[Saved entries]
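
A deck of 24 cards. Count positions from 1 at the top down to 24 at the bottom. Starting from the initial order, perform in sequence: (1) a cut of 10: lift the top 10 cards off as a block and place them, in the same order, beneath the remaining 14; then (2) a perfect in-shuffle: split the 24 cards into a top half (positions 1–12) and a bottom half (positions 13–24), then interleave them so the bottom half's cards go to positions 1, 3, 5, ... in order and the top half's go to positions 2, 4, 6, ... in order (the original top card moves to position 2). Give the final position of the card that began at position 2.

Track the card from position 2 forward through each operation:
  after op 1 (cut 10): 2 → 16
  after op 2 (in-shuffle): 16 → 7

7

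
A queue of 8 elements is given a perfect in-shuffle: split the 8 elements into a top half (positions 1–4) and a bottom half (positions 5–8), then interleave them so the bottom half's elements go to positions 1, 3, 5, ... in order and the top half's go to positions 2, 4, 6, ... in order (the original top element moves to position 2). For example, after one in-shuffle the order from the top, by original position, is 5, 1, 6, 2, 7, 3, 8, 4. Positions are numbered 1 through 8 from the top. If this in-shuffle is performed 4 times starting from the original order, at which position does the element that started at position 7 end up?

4

Track the element's position through each in-shuffle:
7 → 5 → 1 → 2 → 4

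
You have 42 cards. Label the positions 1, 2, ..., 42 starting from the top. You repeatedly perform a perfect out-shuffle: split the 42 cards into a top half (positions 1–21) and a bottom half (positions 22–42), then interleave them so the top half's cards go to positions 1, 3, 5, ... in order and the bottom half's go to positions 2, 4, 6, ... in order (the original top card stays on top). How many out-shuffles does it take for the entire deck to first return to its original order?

20

The out-shuffle permutes the 42 positions with cycle lengths [1, 1, 20, 20].
Every card is home exactly when every cycle has completed a whole number of laps, i.e. after lcm(1, 20) = 20 out-shuffles.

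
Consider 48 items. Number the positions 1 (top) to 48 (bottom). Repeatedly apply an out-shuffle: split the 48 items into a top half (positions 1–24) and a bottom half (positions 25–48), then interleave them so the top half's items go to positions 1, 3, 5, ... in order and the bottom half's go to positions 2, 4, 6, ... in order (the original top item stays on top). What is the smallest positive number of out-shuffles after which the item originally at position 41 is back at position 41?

23

Follow position 41 under repeated out-shuffles:
41 → 34 → 20 → 39 → 30 → 12 → 23 → 45 → ... → 41 (length 23)
It first returns after 23 out-shuffles.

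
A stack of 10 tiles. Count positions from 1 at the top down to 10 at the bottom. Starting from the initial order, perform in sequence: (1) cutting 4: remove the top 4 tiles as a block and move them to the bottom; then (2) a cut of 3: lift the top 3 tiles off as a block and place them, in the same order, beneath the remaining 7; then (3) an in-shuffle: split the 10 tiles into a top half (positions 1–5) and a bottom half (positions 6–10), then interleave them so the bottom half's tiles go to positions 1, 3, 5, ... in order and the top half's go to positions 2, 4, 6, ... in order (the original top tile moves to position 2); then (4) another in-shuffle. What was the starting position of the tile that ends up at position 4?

Undo the operations in reverse order, starting from position 4:
  undo op 4 (in-shuffle, from top half): 4 ← 2
  undo op 3 (in-shuffle, from top half): 2 ← 1
  undo op 2 (cut 3): 1 ← 4
  undo op 1 (cut 4): 4 ← 8
So the tile at position 4 came from original position 8.

8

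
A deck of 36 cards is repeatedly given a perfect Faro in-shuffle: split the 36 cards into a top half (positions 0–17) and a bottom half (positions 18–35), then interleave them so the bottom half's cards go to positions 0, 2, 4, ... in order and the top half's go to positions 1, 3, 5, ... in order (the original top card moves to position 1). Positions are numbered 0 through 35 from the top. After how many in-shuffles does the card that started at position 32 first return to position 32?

36

Follow position 32 under repeated in-shuffles:
32 → 28 → 20 → 4 → 9 → 19 → 2 → 5 → ... → 32 (length 36)
It first returns after 36 in-shuffles.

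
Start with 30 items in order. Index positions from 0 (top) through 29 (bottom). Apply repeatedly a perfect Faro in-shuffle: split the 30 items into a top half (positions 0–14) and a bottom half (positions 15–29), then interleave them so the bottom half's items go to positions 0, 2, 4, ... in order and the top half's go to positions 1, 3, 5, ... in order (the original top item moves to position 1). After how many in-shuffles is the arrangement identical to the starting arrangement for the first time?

The in-shuffle permutes the 30 positions with cycle lengths [5, 5, 5, 5, 5, 5].
Every item is home exactly when every cycle has completed a whole number of laps, i.e. after lcm(5) = 5 in-shuffles.

5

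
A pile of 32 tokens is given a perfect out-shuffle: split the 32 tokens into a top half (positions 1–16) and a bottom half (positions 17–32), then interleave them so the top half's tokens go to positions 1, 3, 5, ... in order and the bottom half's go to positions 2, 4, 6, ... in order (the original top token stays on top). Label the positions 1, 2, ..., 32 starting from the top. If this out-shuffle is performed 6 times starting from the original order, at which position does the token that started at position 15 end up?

29

Track the token's position through each out-shuffle:
15 → 29 → 26 → 20 → 8 → 15 → 29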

▶ What is being asked:
Copy every record exactly.

▶ Answer to this task:
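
A deck of 24 cards. Count positions from 1 at the top down to 24 at the bottom. Starting from the initial order, perform in sequence: (1) a cut of 10: lift the top 10 cards off as a block and place them, in the same order, beneath the remaining 14; then (2) a perfect in-shuffle: split the 24 cards into a top half (positions 1–12) and a bottom half (positions 13–24), then interleave them so the bottom half's cards go to positions 1, 3, 5, ... in order and the top half's go to positions 2, 4, 6, ... in order (the original top card moves to position 2). Give the final position of the card that began at position 2.

Track the card from position 2 forward through each operation:
  after op 1 (cut 10): 2 → 16
  after op 2 (in-shuffle): 16 → 7

7

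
A queue of 8 elements is given a perfect in-shuffle: split the 8 elements into a top half (positions 1–4) and a bottom half (positions 5–8), then interleave them so the bottom half's elements go to positions 1, 3, 5, ... in order and the top half's go to positions 2, 4, 6, ... in order (the original top element moves to position 2). For example, after one in-shuffle the order from the top, by original position, is 5, 1, 6, 2, 7, 3, 8, 4. Positions are numbered 1 through 8 from the top. If this in-shuffle is performed 4 times starting from the original order, at which position does the element that started at position 7 end up?

4

Track the element's position through each in-shuffle:
7 → 5 → 1 → 2 → 4

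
You have 42 cards. Label the positions 1, 2, ..., 42 starting from the top. You repeatedly perform a perfect out-shuffle: split the 42 cards into a top half (positions 1–21) and a bottom half (positions 22–42), then interleave them so the top half's cards go to positions 1, 3, 5, ... in order and the bottom half's go to positions 2, 4, 6, ... in order (the original top card stays on top). How many out-shuffles does it take for the entire deck to first return to its original order?

20

The out-shuffle permutes the 42 positions with cycle lengths [1, 1, 20, 20].
Every card is home exactly when every cycle has completed a whole number of laps, i.e. after lcm(1, 20) = 20 out-shuffles.

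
Consider 48 items. Number the positions 1 (top) to 48 (bottom). Repeatedly apply an out-shuffle: split the 48 items into a top half (positions 1–24) and a bottom half (positions 25–48), then interleave them so the top half's items go to positions 1, 3, 5, ... in order and the bottom half's go to positions 2, 4, 6, ... in order (the original top item stays on top). What is the smallest positive number of out-shuffles after which the item originally at position 41 is back at position 41?

23

Follow position 41 under repeated out-shuffles:
41 → 34 → 20 → 39 → 30 → 12 → 23 → 45 → ... → 41 (length 23)
It first returns after 23 out-shuffles.

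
A stack of 10 tiles. Count positions from 1 at the top down to 10 at the bottom. Starting from the initial order, perform in sequence: (1) cutting 4: remove the top 4 tiles as a block and move them to the bottom; then (2) a cut of 3: lift the top 3 tiles off as a block and place them, in the same order, beneath the remaining 7; then (3) an in-shuffle: split the 10 tiles into a top half (positions 1–5) and a bottom half (positions 6–10), then interleave them so the bottom half's tiles go to positions 1, 3, 5, ... in order and the top half's go to positions 2, 4, 6, ... in order (the original top tile moves to position 2); then (4) another in-shuffle. What was the starting position of the tile that ends up at position 4?

Undo the operations in reverse order, starting from position 4:
  undo op 4 (in-shuffle, from top half): 4 ← 2
  undo op 3 (in-shuffle, from top half): 2 ← 1
  undo op 2 (cut 3): 1 ← 4
  undo op 1 (cut 4): 4 ← 8
So the tile at position 4 came from original position 8.

8

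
A deck of 36 cards is repeatedly given a perfect Faro in-shuffle: split the 36 cards into a top half (positions 0–17) and a bottom half (positions 18–35), then interleave them so the bottom half's cards go to positions 0, 2, 4, ... in order and the top half's go to positions 1, 3, 5, ... in order (the original top card moves to position 1). Positions are numbered 0 through 35 from the top. After how many in-shuffles does the card that started at position 32 first return to position 32?

36

Follow position 32 under repeated in-shuffles:
32 → 28 → 20 → 4 → 9 → 19 → 2 → 5 → ... → 32 (length 36)
It first returns after 36 in-shuffles.

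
Start with 30 items in order. Index positions from 0 (top) through 29 (bottom). Apply repeatedly a perfect Faro in-shuffle: split the 30 items into a top half (positions 0–14) and a bottom half (positions 15–29), then interleave them so the bottom half's items go to positions 0, 2, 4, ... in order and the top half's go to positions 1, 3, 5, ... in order (the original top item moves to position 1). After how many in-shuffles is the arrangement identical to the starting arrangement for the first time?

The in-shuffle permutes the 30 positions with cycle lengths [5, 5, 5, 5, 5, 5].
Every item is home exactly when every cycle has completed a whole number of laps, i.e. after lcm(5) = 5 in-shuffles.

5

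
A pile of 32 tokens is given a perfect out-shuffle: split the 32 tokens into a top half (positions 1–16) and a bottom half (positions 17–32), then interleave them so the top half's tokens go to positions 1, 3, 5, ... in order and the bottom half's go to positions 2, 4, 6, ... in order (the original top token stays on top). Label the positions 1, 2, ..., 32 starting from the top. If this out-shuffle is performed 6 times starting from the original order, at which position does the token that started at position 15 end up?

29

Track the token's position through each out-shuffle:
15 → 29 → 26 → 20 → 8 → 15 → 29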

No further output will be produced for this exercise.